[[ Material shown open ]]

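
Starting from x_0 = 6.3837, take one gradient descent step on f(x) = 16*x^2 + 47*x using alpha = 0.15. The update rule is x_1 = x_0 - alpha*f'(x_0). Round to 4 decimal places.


We compute the gradient at x_0 and apply the update.
f'(x) = 32*x + 47
f'(6.3837) = 32*6.3837 + 47 = 251.2784
x_1 = 6.3837 - 0.15*251.2784 = -31.3081


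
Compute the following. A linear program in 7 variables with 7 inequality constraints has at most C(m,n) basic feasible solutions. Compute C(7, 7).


Each vertex corresponds to some choice of n active constraints out of m, so the number of vertices is at most C(m, n) = m! / (n!(m-n)!).
m = 7, n = 7
Numerator: 7 * 6 * 5 * 4 * 3 * 2 * 1
Denominator: 7! = 5040
C(7, 7) = 1


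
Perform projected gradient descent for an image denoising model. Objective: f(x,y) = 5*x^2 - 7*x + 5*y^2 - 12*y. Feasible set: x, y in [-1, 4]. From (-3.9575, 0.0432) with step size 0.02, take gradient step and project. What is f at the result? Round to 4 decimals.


Step 1: Compute gradient at (-3.9575, 0.0432).
grad_x = 2*5*-3.9575 - 7 = -46.575
grad_y = 2*5*0.0432 - 12 = -11.568
Step 2: Gradient step.
x_raw = -3.9575 - 0.02*-46.575 = -3.026
y_raw = 0.0432 - 0.02*-11.568 = 0.2746
Step 3: Project onto [-1, 4].
x_proj = clip(-3.026) = -1.0
y_proj = clip(0.2746) = 0.2746
Step 4: Evaluate f.
f(-1.0, 0.2746) = 9.0822


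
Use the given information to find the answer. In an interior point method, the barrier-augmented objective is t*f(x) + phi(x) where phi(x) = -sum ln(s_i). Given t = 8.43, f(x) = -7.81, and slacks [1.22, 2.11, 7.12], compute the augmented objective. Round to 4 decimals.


Step 1: Compute log-barrier.
ln values: [0.1989, 0.7467, 1.9629]
phi = -(0.1989 + 0.7467 + 1.9629) = -2.9084
Step 2: Compute augmented objective.
t*f(x) = 8.43*-7.81 = -65.8383
Total = -65.8383 - 2.9084 = -68.7467


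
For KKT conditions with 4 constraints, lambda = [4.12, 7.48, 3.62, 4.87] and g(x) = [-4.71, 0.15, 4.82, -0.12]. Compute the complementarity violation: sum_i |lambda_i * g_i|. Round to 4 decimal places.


KKT complementary slackness check:
lambda_1 * g_1 = 4.12 * -4.71 = -19.4052
lambda_2 * g_2 = 7.48 * 0.15 = 1.122
lambda_3 * g_3 = 3.62 * 4.82 = 17.4484
lambda_4 * g_4 = 4.87 * -0.12 = -0.5844
Total violation = 19.4052 + 1.122 + 17.4484 + 0.5844 = 38.56


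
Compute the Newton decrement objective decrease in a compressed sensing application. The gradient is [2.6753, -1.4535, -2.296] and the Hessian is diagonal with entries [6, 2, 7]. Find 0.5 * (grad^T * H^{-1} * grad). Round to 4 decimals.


Step 1: H is diagonal, so H^(-1) * g = [0.4459, -0.7268, -0.328].
Step 2: g^T H^(-1) g = sum_i g_i^2 / H_ii
  = (2.6753)^2/6 + (-1.4535)^2/2 + (-2.296)^2/7
  = 1.1929 + 1.0563 + 0.7531 = 3.0023
Step 3: Objective decrease = 0.5 * g^T H^(-1) g = 1.5011


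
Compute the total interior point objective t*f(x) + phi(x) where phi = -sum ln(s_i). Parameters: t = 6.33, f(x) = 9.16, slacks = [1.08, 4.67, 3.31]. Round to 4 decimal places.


Step 1: Compute log-barrier.
ln values: [0.077, 1.5412, 1.1969]
phi = -(0.077 + 1.5412 + 1.1969) = -2.8151
Step 2: Compute augmented objective.
t*f(x) = 6.33*9.16 = 57.9828
Total = 57.9828 - 2.8151 = 55.1677


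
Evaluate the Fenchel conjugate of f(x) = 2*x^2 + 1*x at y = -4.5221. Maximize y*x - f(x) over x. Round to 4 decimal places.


f*(y) = sup_x {y*x - a*x^2 - b*x} = sup_x {(y-b)*x - a*x^2}
FOC: (y - b) - 2a*x = 0 => x* = (y - b)/(2a)
x* = (-4.5221 - 1)/(2*2) = -1.3805
f*(-4.5221) = (y-b)^2/(4a) = (-4.5221 - 1)^2/(4*2)
= 30.4936/8 = 3.8117


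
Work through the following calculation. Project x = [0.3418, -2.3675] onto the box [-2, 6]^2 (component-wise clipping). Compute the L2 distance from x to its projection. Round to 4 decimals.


Project each component onto [-2, 6].
clip(0.3418) = 0.3418, clip(-2.3675) = -2.0
Projection = [0.3418, -2.0]
Squared diffs: [0.0, 0.1351]
Distance = sqrt(0.1351) = 0.3675


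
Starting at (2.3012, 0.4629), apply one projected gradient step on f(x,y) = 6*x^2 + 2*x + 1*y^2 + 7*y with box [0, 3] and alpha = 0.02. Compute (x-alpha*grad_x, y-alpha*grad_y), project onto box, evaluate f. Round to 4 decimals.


Step 1: Compute gradient at (2.3012, 0.4629).
grad_x = 2*6*2.3012 + 2 = 29.6144
grad_y = 2*1*0.4629 + 7 = 7.9258
Step 2: Gradient step.
x_raw = 2.3012 - 0.02*29.6144 = 1.7089
y_raw = 0.4629 - 0.02*7.9258 = 0.3044
Step 3: Project onto [0, 3].
x_proj = clip(1.7089) = 1.7089
y_proj = clip(0.3044) = 0.3044
Step 4: Evaluate f.
f(1.7089, 0.3044) = 23.1634


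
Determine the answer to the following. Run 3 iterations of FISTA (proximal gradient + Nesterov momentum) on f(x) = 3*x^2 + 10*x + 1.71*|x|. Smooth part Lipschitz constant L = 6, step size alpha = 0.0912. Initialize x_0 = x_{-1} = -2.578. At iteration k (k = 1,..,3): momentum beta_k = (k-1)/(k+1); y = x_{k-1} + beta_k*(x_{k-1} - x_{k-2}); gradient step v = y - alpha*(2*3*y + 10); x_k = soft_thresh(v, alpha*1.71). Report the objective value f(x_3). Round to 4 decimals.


FISTA on f(x) = 3*x^2 + 10*x + 1.71*|x|
L = 6, alpha = 0.0912
Iteration 1: beta = 0.0, y = -2.578 + 0.0*(-2.578 + 2.578) = -2.578
  grad(y) = -5.468, v = y - alpha*grad = -2.0793
  prox(v) = soft_thresh(-2.0793, 0.156) = -1.9234
Iteration 2: beta = 0.3333, y = -1.9234 + 0.3333*(-1.9234 + 2.578) = -1.7052
  grad(y) = -0.2309, v = y - alpha*grad = -1.6841
  prox(v) = soft_thresh(-1.6841, 0.156) = -1.5281
Iteration 3: beta = 0.5, y = -1.5281 + 0.5*(-1.5281 + 1.9234) = -1.3305
  grad(y) = 2.0168, v = y - alpha*grad = -1.5145
  prox(v) = soft_thresh(-1.5145, 0.156) = -1.3585
f(x_3) = 3*(-1.3585)^2 + 10*(-1.3585) + 1.71*|-1.3585| = -5.7254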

[[ Material shown closed ]]

Problem description — All of the data above needs to be given again exactly.

Output —
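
Starting from x_0 = 6.3837, take one gradient descent step on f(x) = 16*x^2 + 47*x using alpha = 0.15. The update rule is x_1 = x_0 - alpha*f'(x_0). Round to 4 decimal places.


We compute the gradient at x_0 and apply the update.
f'(x) = 32*x + 47
f'(6.3837) = 32*6.3837 + 47 = 251.2784
x_1 = 6.3837 - 0.15*251.2784 = -31.3081


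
Compute the following. A linear program in 7 variables with 7 inequality constraints has at most C(m,n) basic feasible solutions. Compute C(7, 7).


Each vertex corresponds to some choice of n active constraints out of m, so the number of vertices is at most C(m, n) = m! / (n!(m-n)!).
m = 7, n = 7
Numerator: 7 * 6 * 5 * 4 * 3 * 2 * 1
Denominator: 7! = 5040
C(7, 7) = 1


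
Perform projected gradient descent for an image denoising model. Objective: f(x,y) = 5*x^2 - 7*x + 5*y^2 - 12*y. Feasible set: x, y in [-1, 4]. From (-3.9575, 0.0432) with step size 0.02, take gradient step and project. What is f at the result? Round to 4 decimals.


Step 1: Compute gradient at (-3.9575, 0.0432).
grad_x = 2*5*-3.9575 - 7 = -46.575
grad_y = 2*5*0.0432 - 12 = -11.568
Step 2: Gradient step.
x_raw = -3.9575 - 0.02*-46.575 = -3.026
y_raw = 0.0432 - 0.02*-11.568 = 0.2746
Step 3: Project onto [-1, 4].
x_proj = clip(-3.026) = -1.0
y_proj = clip(0.2746) = 0.2746
Step 4: Evaluate f.
f(-1.0, 0.2746) = 9.0822


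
Use the given information to find the answer. In an interior point method, the barrier-augmented objective is t*f(x) + phi(x) where phi(x) = -sum ln(s_i). Given t = 8.43, f(x) = -7.81, and slacks [1.22, 2.11, 7.12], compute the augmented objective. Round to 4 decimals.


Step 1: Compute log-barrier.
ln values: [0.1989, 0.7467, 1.9629]
phi = -(0.1989 + 0.7467 + 1.9629) = -2.9084
Step 2: Compute augmented objective.
t*f(x) = 8.43*-7.81 = -65.8383
Total = -65.8383 - 2.9084 = -68.7467


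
For KKT conditions with 4 constraints, lambda = [4.12, 7.48, 3.62, 4.87] and g(x) = [-4.71, 0.15, 4.82, -0.12]. Compute the complementarity violation: sum_i |lambda_i * g_i|. Round to 4 decimal places.


KKT complementary slackness check:
lambda_1 * g_1 = 4.12 * -4.71 = -19.4052
lambda_2 * g_2 = 7.48 * 0.15 = 1.122
lambda_3 * g_3 = 3.62 * 4.82 = 17.4484
lambda_4 * g_4 = 4.87 * -0.12 = -0.5844
Total violation = 19.4052 + 1.122 + 17.4484 + 0.5844 = 38.56


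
Compute the Newton decrement objective decrease in a compressed sensing application. The gradient is [2.6753, -1.4535, -2.296] and the Hessian is diagonal with entries [6, 2, 7]. Find 0.5 * (grad^T * H^{-1} * grad). Round to 4 decimals.


Step 1: H is diagonal, so H^(-1) * g = [0.4459, -0.7268, -0.328].
Step 2: g^T H^(-1) g = sum_i g_i^2 / H_ii
  = (2.6753)^2/6 + (-1.4535)^2/2 + (-2.296)^2/7
  = 1.1929 + 1.0563 + 0.7531 = 3.0023
Step 3: Objective decrease = 0.5 * g^T H^(-1) g = 1.5011


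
Compute the total interior point objective t*f(x) + phi(x) where phi = -sum ln(s_i). Parameters: t = 6.33, f(x) = 9.16, slacks = [1.08, 4.67, 3.31]. Round to 4 decimal places.


Step 1: Compute log-barrier.
ln values: [0.077, 1.5412, 1.1969]
phi = -(0.077 + 1.5412 + 1.1969) = -2.8151
Step 2: Compute augmented objective.
t*f(x) = 6.33*9.16 = 57.9828
Total = 57.9828 - 2.8151 = 55.1677


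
Evaluate the Fenchel conjugate of f(x) = 2*x^2 + 1*x at y = -4.5221. Maximize y*x - f(x) over x. Round to 4 decimal places.


f*(y) = sup_x {y*x - a*x^2 - b*x} = sup_x {(y-b)*x - a*x^2}
FOC: (y - b) - 2a*x = 0 => x* = (y - b)/(2a)
x* = (-4.5221 - 1)/(2*2) = -1.3805
f*(-4.5221) = (y-b)^2/(4a) = (-4.5221 - 1)^2/(4*2)
= 30.4936/8 = 3.8117


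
Work through the following calculation. Project x = [0.3418, -2.3675] onto the box [-2, 6]^2 (component-wise clipping). Compute the L2 distance from x to its projection. Round to 4 decimals.


Project each component onto [-2, 6].
clip(0.3418) = 0.3418, clip(-2.3675) = -2.0
Projection = [0.3418, -2.0]
Squared diffs: [0.0, 0.1351]
Distance = sqrt(0.1351) = 0.3675


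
Starting at (2.3012, 0.4629), apply one projected gradient step on f(x,y) = 6*x^2 + 2*x + 1*y^2 + 7*y with box [0, 3] and alpha = 0.02. Compute (x-alpha*grad_x, y-alpha*grad_y), project onto box, evaluate f. Round to 4 decimals.


Step 1: Compute gradient at (2.3012, 0.4629).
grad_x = 2*6*2.3012 + 2 = 29.6144
grad_y = 2*1*0.4629 + 7 = 7.9258
Step 2: Gradient step.
x_raw = 2.3012 - 0.02*29.6144 = 1.7089
y_raw = 0.4629 - 0.02*7.9258 = 0.3044
Step 3: Project onto [0, 3].
x_proj = clip(1.7089) = 1.7089
y_proj = clip(0.3044) = 0.3044
Step 4: Evaluate f.
f(1.7089, 0.3044) = 23.1634


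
Determine the answer to the following. Run 3 iterations of FISTA (proximal gradient + Nesterov momentum) on f(x) = 3*x^2 + 10*x + 1.71*|x|. Smooth part Lipschitz constant L = 6, step size alpha = 0.0912. Initialize x_0 = x_{-1} = -2.578. At iteration k (k = 1,..,3): momentum beta_k = (k-1)/(k+1); y = x_{k-1} + beta_k*(x_{k-1} - x_{k-2}); gradient step v = y - alpha*(2*3*y + 10); x_k = soft_thresh(v, alpha*1.71). Report the objective value f(x_3). Round to 4 decimals.


FISTA on f(x) = 3*x^2 + 10*x + 1.71*|x|
L = 6, alpha = 0.0912
Iteration 1: beta = 0.0, y = -2.578 + 0.0*(-2.578 + 2.578) = -2.578
  grad(y) = -5.468, v = y - alpha*grad = -2.0793
  prox(v) = soft_thresh(-2.0793, 0.156) = -1.9234
Iteration 2: beta = 0.3333, y = -1.9234 + 0.3333*(-1.9234 + 2.578) = -1.7052
  grad(y) = -0.2309, v = y - alpha*grad = -1.6841
  prox(v) = soft_thresh(-1.6841, 0.156) = -1.5281
Iteration 3: beta = 0.5, y = -1.5281 + 0.5*(-1.5281 + 1.9234) = -1.3305
  grad(y) = 2.0168, v = y - alpha*grad = -1.5145
  prox(v) = soft_thresh(-1.5145, 0.156) = -1.3585
f(x_3) = 3*(-1.3585)^2 + 10*(-1.3585) + 1.71*|-1.3585| = -5.7254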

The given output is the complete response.